● **What the exercise asks**:
Scan the records beneath this line for the line holding "With a two-tailed test at α = 0.05 and" and the line holding "Budget allows n", then transcribe exactly those two and all lines between.

(Saved data entries)
- - - - - - -
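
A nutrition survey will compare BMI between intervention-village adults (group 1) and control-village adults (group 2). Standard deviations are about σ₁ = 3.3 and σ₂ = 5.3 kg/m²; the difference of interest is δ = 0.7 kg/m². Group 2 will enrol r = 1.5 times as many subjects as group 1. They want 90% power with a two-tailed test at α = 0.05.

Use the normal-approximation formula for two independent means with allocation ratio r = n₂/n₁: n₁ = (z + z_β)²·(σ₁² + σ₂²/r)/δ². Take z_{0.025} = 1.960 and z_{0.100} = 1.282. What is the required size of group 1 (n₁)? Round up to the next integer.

n₁ = (z_{α/2} + z_β)² · (σ₁² + σ₂²/r) / δ²
   = (1.960 + 1.282)² · (3.3² + 5.3²/1.5) / 0.7²
   = 10.5106 · (10.89 + 18.7267) / 0.49
   = 10.5106 · 29.6167 / 0.49
   = 635.28
Round up → n₁ = 636; n₂ = r·n₁ = 1.5 × 636 = 954.

n₁ = 636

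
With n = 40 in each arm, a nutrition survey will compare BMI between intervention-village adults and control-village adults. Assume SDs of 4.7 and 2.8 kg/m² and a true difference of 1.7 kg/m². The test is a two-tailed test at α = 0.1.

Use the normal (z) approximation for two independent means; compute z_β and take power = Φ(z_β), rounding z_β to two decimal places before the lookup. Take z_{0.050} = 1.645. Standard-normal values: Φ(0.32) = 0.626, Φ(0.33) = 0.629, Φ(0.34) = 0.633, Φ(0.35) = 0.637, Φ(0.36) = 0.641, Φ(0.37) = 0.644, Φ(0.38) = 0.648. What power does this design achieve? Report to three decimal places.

Power ≈ 0.626

z_β = δ·√(n/(σ₁²+σ₂²)) − z_{α/2}
    = 1.7 · √(40/29.93) − 1.645
    = 1.7 · 1.15605 − 1.645
    = 1.9653 − 1.645 = 0.3203 → 0.32
Power = Φ(0.32) = 0.626.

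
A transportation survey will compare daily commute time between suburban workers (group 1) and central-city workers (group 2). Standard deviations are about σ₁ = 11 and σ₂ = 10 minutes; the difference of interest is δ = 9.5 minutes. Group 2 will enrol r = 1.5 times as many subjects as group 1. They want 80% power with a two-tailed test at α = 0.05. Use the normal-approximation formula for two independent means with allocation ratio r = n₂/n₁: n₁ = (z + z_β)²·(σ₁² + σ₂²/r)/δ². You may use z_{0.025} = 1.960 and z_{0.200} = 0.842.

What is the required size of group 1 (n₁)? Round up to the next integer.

n₁ = 17

n₁ = (z_{α/2} + z_β)² · (σ₁² + σ₂²/r) / δ²
   = (1.960 + 0.842)² · (11² + 10²/1.5) / 9.5²
   = 7.8512 · (121 + 66.6667) / 90.25
   = 7.8512 · 187.6667 / 90.25
   = 16.33
Round up → n₁ = 17; n₂ = r·n₁ = 1.5 × 17 = 26.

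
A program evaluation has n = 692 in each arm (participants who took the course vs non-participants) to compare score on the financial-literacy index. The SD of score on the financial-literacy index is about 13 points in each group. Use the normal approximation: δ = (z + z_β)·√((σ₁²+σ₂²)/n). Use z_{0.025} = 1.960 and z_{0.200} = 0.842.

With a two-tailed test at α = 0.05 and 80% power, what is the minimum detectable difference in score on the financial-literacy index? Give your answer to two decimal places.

δ = (z_{α/2} + z_β) · √((σ₁²+σ₂²)/n)
  = (1.960 + 0.842) · √(338/692)
  = 2.802 · √0.48844
  = 2.802 · 0.6989
  = 1.9583

Minimum detectable difference ≈ 1.96 points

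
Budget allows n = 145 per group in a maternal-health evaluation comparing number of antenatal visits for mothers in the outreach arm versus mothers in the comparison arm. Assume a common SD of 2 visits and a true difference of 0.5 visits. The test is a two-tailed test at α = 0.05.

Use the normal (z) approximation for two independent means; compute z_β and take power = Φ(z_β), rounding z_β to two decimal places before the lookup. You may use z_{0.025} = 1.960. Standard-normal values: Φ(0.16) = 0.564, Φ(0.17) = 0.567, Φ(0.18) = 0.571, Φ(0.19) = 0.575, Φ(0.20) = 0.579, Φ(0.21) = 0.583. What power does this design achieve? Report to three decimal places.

z_β = δ·√(n/(σ₁²+σ₂²)) − z_{α/2}
    = 0.5 · √(145/8) − 1.960
    = 0.5 · 4.25735 − 1.960
    = 2.1287 − 1.960 = 0.1687 → 0.17
Power = Φ(0.17) = 0.567.

Power ≈ 0.567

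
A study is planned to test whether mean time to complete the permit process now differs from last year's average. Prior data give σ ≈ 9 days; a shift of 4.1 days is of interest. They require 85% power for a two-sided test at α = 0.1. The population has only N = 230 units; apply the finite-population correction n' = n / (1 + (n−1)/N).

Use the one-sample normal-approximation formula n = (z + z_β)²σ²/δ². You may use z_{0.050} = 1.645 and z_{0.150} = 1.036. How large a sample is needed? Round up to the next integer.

n = 31

n = (z_{α/2} + z_β)² · σ² / δ²
  = (1.645 + 1.036)² · 9² / 4.1²
  = 7.1878 · 81 / 16.81
  = 34.63
Finite-population correction (N = 230): 34.63 / (1 + (34.63 − 1)/230) = 30.22.
Round up → n = 31.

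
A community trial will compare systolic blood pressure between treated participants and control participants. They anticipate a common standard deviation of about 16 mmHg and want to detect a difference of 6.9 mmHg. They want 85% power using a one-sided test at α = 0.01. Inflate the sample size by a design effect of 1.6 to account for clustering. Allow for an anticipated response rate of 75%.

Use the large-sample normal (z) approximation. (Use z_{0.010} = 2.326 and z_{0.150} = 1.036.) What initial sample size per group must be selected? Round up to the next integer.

n = 260 per group

n = (z_α + z_β)² · (σ₁² + σ₂²) / δ²
  = (2.326 + 1.036)² · (2·16² = 512) / 6.9²
  = 11.3030 · 512 / 47.61
  = 121.55
Design effect: 1.6 × 121.55 = 194.49.
Adjust for 75% response: 194.49 / 0.75 = 259.31.
Round up → n = 260 per group.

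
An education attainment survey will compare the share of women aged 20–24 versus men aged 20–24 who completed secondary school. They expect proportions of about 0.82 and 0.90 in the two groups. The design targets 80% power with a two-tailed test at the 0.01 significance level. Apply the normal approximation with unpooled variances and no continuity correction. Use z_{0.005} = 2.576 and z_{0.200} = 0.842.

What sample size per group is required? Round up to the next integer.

n = 434 per group

n = (z_{α/2} + z_β)² · [p₁(1−p₁) + p₂(1−p₂)] / (p₁ − p₂)²
  = (2.576 + 0.842)² · (0.82·0.18 + 0.90·0.10) / (-0.08)²
  = (3.418)² · (0.1476 + 0.0900) / 0.0064
  = 11.6827 · 0.2376 / 0.0064
  = 433.72
Round up → n = 434 per group.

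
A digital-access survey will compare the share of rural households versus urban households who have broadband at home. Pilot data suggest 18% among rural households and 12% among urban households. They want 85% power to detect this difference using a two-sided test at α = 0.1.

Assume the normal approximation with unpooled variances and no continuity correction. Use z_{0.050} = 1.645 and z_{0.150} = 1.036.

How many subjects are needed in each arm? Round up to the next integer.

n = (z_{α/2} + z_β)² · [p₁(1−p₁) + p₂(1−p₂)] / (p₁ − p₂)²
  = (1.645 + 1.036)² · (0.18·0.82 + 0.12·0.88) / (0.06)²
  = (2.681)² · (0.1476 + 0.1056) / 0.0036
  = 7.1878 · 0.2532 / 0.0036
  = 505.54
Round up → n = 506 per group.

n = 506 per group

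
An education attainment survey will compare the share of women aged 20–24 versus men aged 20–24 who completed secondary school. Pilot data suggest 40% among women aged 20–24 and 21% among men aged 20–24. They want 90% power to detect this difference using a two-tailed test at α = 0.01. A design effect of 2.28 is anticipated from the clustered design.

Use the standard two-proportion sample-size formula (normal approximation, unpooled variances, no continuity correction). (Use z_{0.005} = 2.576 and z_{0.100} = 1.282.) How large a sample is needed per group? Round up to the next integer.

n = 382 per group

n = (z_{α/2} + z_β)² · [p₁(1−p₁) + p₂(1−p₂)] / (p₁ − p₂)²
  = (2.576 + 1.282)² · (0.40·0.60 + 0.21·0.79) / (0.19)²
  = (3.858)² · (0.2400 + 0.1659) / 0.0361
  = 14.8842 · 0.4059 / 0.0361
  = 167.35
Design effect: 2.28 × 167.35 = 381.57.
Round up → n = 382 per group.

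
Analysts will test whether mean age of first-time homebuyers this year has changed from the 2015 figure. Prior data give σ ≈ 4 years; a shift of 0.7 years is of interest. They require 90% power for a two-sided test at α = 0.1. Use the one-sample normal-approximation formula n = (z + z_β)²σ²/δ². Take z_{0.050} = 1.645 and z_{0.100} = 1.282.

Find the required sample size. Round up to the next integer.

n = 280

n = (z_{α/2} + z_β)² · σ² / δ²
  = (1.645 + 1.282)² · 4² / 0.7²
  = 8.5673 · 16 / 0.49
  = 279.75
Round up → n = 280.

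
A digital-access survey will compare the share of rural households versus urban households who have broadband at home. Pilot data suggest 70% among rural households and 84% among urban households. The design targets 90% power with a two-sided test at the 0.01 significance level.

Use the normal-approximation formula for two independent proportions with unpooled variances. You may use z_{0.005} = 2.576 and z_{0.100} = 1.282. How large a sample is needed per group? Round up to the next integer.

n = 262 per group

n = (z_{α/2} + z_β)² · [p₁(1−p₁) + p₂(1−p₂)] / (p₁ − p₂)²
  = (2.576 + 1.282)² · (0.70·0.30 + 0.84·0.16) / (-0.14)²
  = (3.858)² · (0.2100 + 0.1344) / 0.0196
  = 14.8842 · 0.3444 / 0.0196
  = 261.54
Round up → n = 262 per group.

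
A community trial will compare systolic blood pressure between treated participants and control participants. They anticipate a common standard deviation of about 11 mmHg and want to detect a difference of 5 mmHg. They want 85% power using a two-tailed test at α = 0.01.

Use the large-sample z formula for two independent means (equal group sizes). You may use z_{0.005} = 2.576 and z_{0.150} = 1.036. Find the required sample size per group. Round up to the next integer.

n = (z_{α/2} + z_β)² · (σ₁² + σ₂²) / δ²
  = (2.576 + 1.036)² · (2·11² = 242) / 5²
  = 13.0465 · 242 / 25
  = 126.29
Round up → n = 127 per group.

n = 127 per group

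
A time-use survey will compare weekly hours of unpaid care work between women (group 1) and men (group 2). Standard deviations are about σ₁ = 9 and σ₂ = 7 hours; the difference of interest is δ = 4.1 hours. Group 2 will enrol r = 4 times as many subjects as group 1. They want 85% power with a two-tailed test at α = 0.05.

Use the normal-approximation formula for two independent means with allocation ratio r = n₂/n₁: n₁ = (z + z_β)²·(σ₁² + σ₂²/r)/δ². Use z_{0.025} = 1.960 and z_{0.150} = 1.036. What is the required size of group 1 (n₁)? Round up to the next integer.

n₁ = 50

n₁ = (z_{α/2} + z_β)² · (σ₁² + σ₂²/r) / δ²
   = (1.960 + 1.036)² · (9² + 7²/4) / 4.1²
   = 8.9760 · (81 + 12.25) / 16.81
   = 8.9760 · 93.25 / 16.81
   = 49.79
Round up → n₁ = 50; n₂ = r·n₁ = 4 × 50 = 200.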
- - - - - - -
● **Response to this task**:
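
With a two-tailed test at α = 0.05 and 80% power, what is the minimum detectable difference in score on the financial-literacy index? Give your answer to two decimal places.

δ = (z_{α/2} + z_β) · √((σ₁²+σ₂²)/n)
  = (1.960 + 0.842) · √(338/692)
  = 2.802 · √0.48844
  = 2.802 · 0.6989
  = 1.9583

Minimum detectable difference ≈ 1.96 points

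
Budget allows n = 145 per group in a maternal-health evaluation comparing number of antenatal visits for mothers in the outreach arm versus mothers in the comparison arm. Assume a common SD of 2 visits and a true difference of 0.5 visits. The test is a two-tailed test at α = 0.05.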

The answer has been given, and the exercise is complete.